▶ [PROBLEM TO SOLVE] All of the data that appears below is to be given again precisely as written.

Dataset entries
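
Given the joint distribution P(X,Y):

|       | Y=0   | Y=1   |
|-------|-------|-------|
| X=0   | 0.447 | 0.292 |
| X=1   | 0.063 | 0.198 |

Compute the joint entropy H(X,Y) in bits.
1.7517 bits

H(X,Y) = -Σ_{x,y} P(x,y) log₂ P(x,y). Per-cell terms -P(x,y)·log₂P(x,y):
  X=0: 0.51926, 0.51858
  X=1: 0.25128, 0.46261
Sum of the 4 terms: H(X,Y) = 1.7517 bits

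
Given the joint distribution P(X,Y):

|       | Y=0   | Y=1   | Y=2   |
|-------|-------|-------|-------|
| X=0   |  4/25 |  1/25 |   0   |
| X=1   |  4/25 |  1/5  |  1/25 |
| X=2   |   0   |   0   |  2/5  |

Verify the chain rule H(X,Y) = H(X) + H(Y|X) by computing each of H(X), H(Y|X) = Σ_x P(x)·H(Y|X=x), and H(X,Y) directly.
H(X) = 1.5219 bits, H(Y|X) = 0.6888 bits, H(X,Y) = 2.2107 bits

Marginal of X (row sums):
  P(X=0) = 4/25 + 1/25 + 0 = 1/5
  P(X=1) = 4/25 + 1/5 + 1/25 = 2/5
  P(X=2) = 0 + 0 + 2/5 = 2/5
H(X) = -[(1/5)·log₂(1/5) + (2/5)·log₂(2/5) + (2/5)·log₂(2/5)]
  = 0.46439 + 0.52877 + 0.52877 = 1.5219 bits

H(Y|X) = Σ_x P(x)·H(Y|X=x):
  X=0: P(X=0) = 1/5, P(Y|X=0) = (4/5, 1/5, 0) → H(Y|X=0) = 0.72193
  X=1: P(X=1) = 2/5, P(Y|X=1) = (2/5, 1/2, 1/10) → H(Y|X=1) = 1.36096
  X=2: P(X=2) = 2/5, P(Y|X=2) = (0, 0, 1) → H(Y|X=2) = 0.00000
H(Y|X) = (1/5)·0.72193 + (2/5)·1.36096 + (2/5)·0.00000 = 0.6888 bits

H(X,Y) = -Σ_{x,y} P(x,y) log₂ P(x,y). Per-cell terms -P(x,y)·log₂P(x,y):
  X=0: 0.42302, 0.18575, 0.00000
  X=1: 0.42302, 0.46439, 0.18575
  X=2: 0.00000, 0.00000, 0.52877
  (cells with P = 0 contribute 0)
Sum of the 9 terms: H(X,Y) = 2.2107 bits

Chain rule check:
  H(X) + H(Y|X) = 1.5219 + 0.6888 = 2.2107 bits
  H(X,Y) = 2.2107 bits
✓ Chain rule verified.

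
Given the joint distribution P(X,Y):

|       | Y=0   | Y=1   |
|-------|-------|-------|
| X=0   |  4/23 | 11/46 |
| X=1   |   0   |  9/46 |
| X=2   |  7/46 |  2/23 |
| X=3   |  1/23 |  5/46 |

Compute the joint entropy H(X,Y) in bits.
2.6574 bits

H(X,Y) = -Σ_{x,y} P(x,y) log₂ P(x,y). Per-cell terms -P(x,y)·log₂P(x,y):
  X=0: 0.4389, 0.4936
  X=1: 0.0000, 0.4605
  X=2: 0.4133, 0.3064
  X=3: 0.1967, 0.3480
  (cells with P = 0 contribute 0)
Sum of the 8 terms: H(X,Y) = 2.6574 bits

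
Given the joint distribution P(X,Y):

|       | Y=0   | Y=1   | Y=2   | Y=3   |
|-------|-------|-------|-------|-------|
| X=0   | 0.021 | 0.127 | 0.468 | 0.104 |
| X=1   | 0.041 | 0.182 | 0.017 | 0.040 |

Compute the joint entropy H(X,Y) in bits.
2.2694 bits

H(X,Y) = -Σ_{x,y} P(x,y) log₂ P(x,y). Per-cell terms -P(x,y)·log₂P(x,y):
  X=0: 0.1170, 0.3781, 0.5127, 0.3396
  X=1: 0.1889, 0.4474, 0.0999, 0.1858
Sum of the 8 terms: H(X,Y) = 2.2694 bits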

▶ [TASK RESPONSE]
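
Given the joint distribution P(X,Y):

|       | Y=0   | Y=1   |
|-------|-------|-------|
| X=0   | 0.447 | 0.292 |
| X=1   | 0.063 | 0.198 |

Compute the joint entropy H(X,Y) in bits.
1.7517 bits

H(X,Y) = -Σ_{x,y} P(x,y) log₂ P(x,y). Per-cell terms -P(x,y)·log₂P(x,y):
  X=0: 0.51926, 0.51858
  X=1: 0.25128, 0.46261
Sum of the 4 terms: H(X,Y) = 1.7517 bits

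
Given the joint distribution P(X,Y):

|       | Y=0   | Y=1   | Y=2   |
|-------|-------|-------|-------|
| X=0   |  4/25 |  1/25 |   0   |
| X=1   |  4/25 |  1/5  |  1/25 |
| X=2   |   0   |   0   |  2/5  |

Verify the chain rule H(X,Y) = H(X) + H(Y|X) by computing each of H(X), H(Y|X) = Σ_x P(x)·H(Y|X=x), and H(X,Y) directly.
H(X) = 1.5219 bits, H(Y|X) = 0.6888 bits, H(X,Y) = 2.2107 bits

Marginal of X (row sums):
  P(X=0) = 4/25 + 1/25 + 0 = 1/5
  P(X=1) = 4/25 + 1/5 + 1/25 = 2/5
  P(X=2) = 0 + 0 + 2/5 = 2/5
H(X) = -[(1/5)·log₂(1/5) + (2/5)·log₂(2/5) + (2/5)·log₂(2/5)]
  = 0.46439 + 0.52877 + 0.52877 = 1.5219 bits

H(Y|X) = Σ_x P(x)·H(Y|X=x):
  X=0: P(X=0) = 1/5, P(Y|X=0) = (4/5, 1/5, 0) → H(Y|X=0) = 0.72193
  X=1: P(X=1) = 2/5, P(Y|X=1) = (2/5, 1/2, 1/10) → H(Y|X=1) = 1.36096
  X=2: P(X=2) = 2/5, P(Y|X=2) = (0, 0, 1) → H(Y|X=2) = 0.00000
H(Y|X) = (1/5)·0.72193 + (2/5)·1.36096 + (2/5)·0.00000 = 0.6888 bits

H(X,Y) = -Σ_{x,y} P(x,y) log₂ P(x,y). Per-cell terms -P(x,y)·log₂P(x,y):
  X=0: 0.42302, 0.18575, 0.00000
  X=1: 0.42302, 0.46439, 0.18575
  X=2: 0.00000, 0.00000, 0.52877
  (cells with P = 0 contribute 0)
Sum of the 9 terms: H(X,Y) = 2.2107 bits

Chain rule check:
  H(X) + H(Y|X) = 1.5219 + 0.6888 = 2.2107 bits
  H(X,Y) = 2.2107 bits
✓ Chain rule verified.

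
Given the joint distribution P(X,Y):

|       | Y=0   | Y=1   |
|-------|-------|-------|
| X=0   |  4/23 | 11/46 |
| X=1   |   0   |  9/46 |
| X=2   |  7/46 |  2/23 |
| X=3   |  1/23 |  5/46 |

Compute the joint entropy H(X,Y) in bits.
2.6574 bits

H(X,Y) = -Σ_{x,y} P(x,y) log₂ P(x,y). Per-cell terms -P(x,y)·log₂P(x,y):
  X=0: 0.4389, 0.4936
  X=1: 0.0000, 0.4605
  X=2: 0.4133, 0.3064
  X=3: 0.1967, 0.3480
  (cells with P = 0 contribute 0)
Sum of the 8 terms: H(X,Y) = 2.6574 bits

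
Given the joint distribution P(X,Y):

|       | Y=0   | Y=1   | Y=2   | Y=3   |
|-------|-------|-------|-------|-------|
| X=0   | 0.021 | 0.127 | 0.468 | 0.104 |
| X=1   | 0.041 | 0.182 | 0.017 | 0.040 |

Compute the joint entropy H(X,Y) in bits.
2.2694 bits

H(X,Y) = -Σ_{x,y} P(x,y) log₂ P(x,y). Per-cell terms -P(x,y)·log₂P(x,y):
  X=0: 0.1170, 0.3781, 0.5127, 0.3396
  X=1: 0.1889, 0.4474, 0.0999, 0.1858
Sum of the 8 terms: H(X,Y) = 2.2694 bits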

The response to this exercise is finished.